Prompt: What is the number of lines below that include "Yersinia"? Give that number alone.

·····

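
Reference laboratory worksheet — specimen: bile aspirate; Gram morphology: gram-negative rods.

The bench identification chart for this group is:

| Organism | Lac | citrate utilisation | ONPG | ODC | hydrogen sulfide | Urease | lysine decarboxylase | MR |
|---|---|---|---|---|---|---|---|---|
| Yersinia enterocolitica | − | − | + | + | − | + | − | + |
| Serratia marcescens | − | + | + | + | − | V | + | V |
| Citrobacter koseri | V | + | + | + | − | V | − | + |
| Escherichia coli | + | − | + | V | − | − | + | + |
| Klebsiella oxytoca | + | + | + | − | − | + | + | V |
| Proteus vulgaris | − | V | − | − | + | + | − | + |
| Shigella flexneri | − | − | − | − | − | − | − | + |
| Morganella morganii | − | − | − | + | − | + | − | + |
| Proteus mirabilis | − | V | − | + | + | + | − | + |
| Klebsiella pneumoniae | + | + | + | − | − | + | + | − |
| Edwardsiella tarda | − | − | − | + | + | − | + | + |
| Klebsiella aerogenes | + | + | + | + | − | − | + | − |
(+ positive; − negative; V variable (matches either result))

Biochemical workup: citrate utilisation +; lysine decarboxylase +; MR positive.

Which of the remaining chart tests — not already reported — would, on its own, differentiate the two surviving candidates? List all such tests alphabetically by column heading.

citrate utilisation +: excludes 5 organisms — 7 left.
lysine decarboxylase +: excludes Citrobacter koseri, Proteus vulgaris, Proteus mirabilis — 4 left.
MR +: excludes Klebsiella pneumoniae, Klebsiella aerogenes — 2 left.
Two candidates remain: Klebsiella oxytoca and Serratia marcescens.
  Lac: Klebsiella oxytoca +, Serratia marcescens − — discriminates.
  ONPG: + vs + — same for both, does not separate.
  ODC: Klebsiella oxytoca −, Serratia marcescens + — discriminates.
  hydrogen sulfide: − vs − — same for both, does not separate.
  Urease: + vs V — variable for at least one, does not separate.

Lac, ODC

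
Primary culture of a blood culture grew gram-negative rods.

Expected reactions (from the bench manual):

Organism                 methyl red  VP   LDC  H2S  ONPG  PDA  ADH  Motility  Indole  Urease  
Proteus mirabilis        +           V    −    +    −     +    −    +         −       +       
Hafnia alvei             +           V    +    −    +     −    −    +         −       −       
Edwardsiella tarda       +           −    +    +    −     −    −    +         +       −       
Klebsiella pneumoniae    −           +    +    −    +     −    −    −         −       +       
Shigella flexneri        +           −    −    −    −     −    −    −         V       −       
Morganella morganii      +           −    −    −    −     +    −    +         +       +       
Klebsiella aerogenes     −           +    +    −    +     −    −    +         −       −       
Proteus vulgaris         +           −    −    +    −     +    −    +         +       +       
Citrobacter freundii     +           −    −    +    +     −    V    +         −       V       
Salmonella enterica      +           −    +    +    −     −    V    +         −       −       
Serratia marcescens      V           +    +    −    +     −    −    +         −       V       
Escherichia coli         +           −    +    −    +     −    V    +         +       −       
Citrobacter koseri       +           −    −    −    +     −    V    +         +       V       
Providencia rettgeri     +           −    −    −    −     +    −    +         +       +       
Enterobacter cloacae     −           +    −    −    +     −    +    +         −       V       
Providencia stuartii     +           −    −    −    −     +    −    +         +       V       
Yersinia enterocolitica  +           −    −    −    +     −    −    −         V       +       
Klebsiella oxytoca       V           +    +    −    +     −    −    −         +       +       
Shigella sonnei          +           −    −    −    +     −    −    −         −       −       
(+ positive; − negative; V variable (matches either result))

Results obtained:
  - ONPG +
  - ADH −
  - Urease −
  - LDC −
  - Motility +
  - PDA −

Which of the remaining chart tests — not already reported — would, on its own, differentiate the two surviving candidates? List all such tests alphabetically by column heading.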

·····

Response to the exercise: 2